Activity
The records below are to be transcribed exactly as they appear.

Dataset records
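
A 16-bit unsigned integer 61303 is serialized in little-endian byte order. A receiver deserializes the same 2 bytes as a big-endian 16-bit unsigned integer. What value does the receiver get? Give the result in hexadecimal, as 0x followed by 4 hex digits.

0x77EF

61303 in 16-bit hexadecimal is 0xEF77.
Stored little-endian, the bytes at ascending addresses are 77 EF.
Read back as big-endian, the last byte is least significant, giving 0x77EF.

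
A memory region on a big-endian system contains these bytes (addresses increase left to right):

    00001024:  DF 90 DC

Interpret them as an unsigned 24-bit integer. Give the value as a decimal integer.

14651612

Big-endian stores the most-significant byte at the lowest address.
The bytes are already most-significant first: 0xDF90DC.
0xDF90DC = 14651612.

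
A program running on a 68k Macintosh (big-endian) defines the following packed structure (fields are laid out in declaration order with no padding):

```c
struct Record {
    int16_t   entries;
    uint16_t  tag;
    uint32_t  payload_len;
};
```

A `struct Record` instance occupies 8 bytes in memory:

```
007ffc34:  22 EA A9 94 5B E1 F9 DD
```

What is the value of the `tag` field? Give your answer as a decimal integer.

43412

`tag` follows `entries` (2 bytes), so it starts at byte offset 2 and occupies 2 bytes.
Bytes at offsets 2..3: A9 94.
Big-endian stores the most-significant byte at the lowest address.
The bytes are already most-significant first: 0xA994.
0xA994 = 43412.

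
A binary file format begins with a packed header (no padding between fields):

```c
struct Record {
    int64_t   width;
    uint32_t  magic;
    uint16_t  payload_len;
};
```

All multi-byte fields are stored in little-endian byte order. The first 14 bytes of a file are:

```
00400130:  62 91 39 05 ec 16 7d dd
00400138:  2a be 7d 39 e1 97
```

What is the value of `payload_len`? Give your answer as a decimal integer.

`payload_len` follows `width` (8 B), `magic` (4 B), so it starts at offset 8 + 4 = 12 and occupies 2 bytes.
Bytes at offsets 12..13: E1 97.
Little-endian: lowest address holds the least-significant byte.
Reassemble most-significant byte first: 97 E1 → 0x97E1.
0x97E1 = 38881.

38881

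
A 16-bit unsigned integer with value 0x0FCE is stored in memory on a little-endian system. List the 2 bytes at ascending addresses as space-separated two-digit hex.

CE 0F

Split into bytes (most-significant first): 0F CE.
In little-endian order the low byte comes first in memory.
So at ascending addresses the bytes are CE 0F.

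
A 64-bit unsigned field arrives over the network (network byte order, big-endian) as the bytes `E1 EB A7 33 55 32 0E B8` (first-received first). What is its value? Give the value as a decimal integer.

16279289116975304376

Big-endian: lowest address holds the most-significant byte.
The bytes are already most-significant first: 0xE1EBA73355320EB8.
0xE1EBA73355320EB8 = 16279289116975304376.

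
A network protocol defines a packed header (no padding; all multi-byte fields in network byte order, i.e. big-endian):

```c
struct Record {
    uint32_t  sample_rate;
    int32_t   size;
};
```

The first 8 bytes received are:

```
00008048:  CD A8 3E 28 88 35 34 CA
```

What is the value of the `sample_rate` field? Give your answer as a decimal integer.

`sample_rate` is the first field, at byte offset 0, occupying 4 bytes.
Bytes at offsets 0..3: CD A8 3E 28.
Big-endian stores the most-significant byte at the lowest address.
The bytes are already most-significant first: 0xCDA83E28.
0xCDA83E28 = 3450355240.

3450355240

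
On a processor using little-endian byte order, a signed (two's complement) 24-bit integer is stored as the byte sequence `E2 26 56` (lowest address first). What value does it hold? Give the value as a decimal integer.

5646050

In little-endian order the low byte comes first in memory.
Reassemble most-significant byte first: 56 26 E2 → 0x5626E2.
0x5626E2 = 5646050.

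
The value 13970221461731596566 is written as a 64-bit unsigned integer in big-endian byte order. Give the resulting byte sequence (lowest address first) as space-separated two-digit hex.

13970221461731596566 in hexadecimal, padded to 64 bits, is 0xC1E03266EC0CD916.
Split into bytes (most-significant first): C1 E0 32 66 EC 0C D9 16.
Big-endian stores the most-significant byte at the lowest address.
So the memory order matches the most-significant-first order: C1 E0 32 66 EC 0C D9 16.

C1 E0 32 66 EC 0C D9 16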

Result for this task
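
A 16-bit unsigned integer 61303 is serialized in little-endian byte order. A receiver deserializes the same 2 bytes as a big-endian 16-bit unsigned integer. What value does the receiver get? Give the result in hexadecimal, as 0x followed by 4 hex digits.

0x77EF

61303 in 16-bit hexadecimal is 0xEF77.
Stored little-endian, the bytes at ascending addresses are 77 EF.
Read back as big-endian, the last byte is least significant, giving 0x77EF.

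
A memory region on a big-endian system contains these bytes (addresses increase left to right):

    00001024:  DF 90 DC

Interpret them as an unsigned 24-bit integer. Give the value as a decimal integer.

14651612

Big-endian stores the most-significant byte at the lowest address.
The bytes are already most-significant first: 0xDF90DC.
0xDF90DC = 14651612.

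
A program running on a 68k Macintosh (big-endian) defines the following packed structure (fields are laid out in declaration order with no padding):

```c
struct Record {
    int16_t   entries;
    uint16_t  tag;
    uint32_t  payload_len;
};
```

A `struct Record` instance occupies 8 bytes in memory:

```
007ffc34:  22 EA A9 94 5B E1 F9 DD
```

What is the value of the `tag` field? Give your answer as a decimal integer.

43412

`tag` follows `entries` (2 bytes), so it starts at byte offset 2 and occupies 2 bytes.
Bytes at offsets 2..3: A9 94.
Big-endian stores the most-significant byte at the lowest address.
The bytes are already most-significant first: 0xA994.
0xA994 = 43412.

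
A binary file format begins with a packed header (no padding between fields):

```c
struct Record {
    int64_t   width;
    uint32_t  magic;
    uint16_t  payload_len;
};
```

All multi-byte fields are stored in little-endian byte order. The first 14 bytes of a file are:

```
00400130:  62 91 39 05 ec 16 7d dd
00400138:  2a be 7d 39 e1 97
```

What is the value of `payload_len`? Give your answer as a decimal integer.

`payload_len` follows `width` (8 B), `magic` (4 B), so it starts at offset 8 + 4 = 12 and occupies 2 bytes.
Bytes at offsets 12..13: E1 97.
Little-endian: lowest address holds the least-significant byte.
Reassemble most-significant byte first: 97 E1 → 0x97E1.
0x97E1 = 38881.

38881

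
A 16-bit unsigned integer with value 0x0FCE is stored in memory on a little-endian system. List the 2 bytes at ascending addresses as space-separated two-digit hex.

CE 0F

Split into bytes (most-significant first): 0F CE.
In little-endian order the low byte comes first in memory.
So at ascending addresses the bytes are CE 0F.

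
A 64-bit unsigned field arrives over the network (network byte order, big-endian) as the bytes `E1 EB A7 33 55 32 0E B8` (first-received first). What is its value? Give the value as a decimal integer.

16279289116975304376

Big-endian: lowest address holds the most-significant byte.
The bytes are already most-significant first: 0xE1EBA73355320EB8.
0xE1EBA73355320EB8 = 16279289116975304376.

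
A network protocol defines a packed header (no padding; all multi-byte fields in network byte order, i.e. big-endian):

```c
struct Record {
    uint32_t  sample_rate;
    int32_t   size;
};
```

The first 8 bytes received are:

```
00008048:  CD A8 3E 28 88 35 34 CA
```

What is the value of the `sample_rate` field? Give your answer as a decimal integer.

`sample_rate` is the first field, at byte offset 0, occupying 4 bytes.
Bytes at offsets 0..3: CD A8 3E 28.
Big-endian stores the most-significant byte at the lowest address.
The bytes are already most-significant first: 0xCDA83E28.
0xCDA83E28 = 3450355240.

3450355240

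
On a processor using little-endian byte order, a signed (two's complement) 24-bit integer is stored as the byte sequence `E2 26 56` (lowest address first). What value does it hold? Give the value as a decimal integer.

5646050

In little-endian order the low byte comes first in memory.
Reassemble most-significant byte first: 56 26 E2 → 0x5626E2.
0x5626E2 = 5646050.

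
The value 13970221461731596566 is written as a 64-bit unsigned integer in big-endian byte order. Give the resulting byte sequence (lowest address first) as space-separated two-digit hex.

13970221461731596566 in hexadecimal, padded to 64 bits, is 0xC1E03266EC0CD916.
Split into bytes (most-significant first): C1 E0 32 66 EC 0C D9 16.
Big-endian stores the most-significant byte at the lowest address.
So the memory order matches the most-significant-first order: C1 E0 32 66 EC 0C D9 16.

C1 E0 32 66 EC 0C D9 16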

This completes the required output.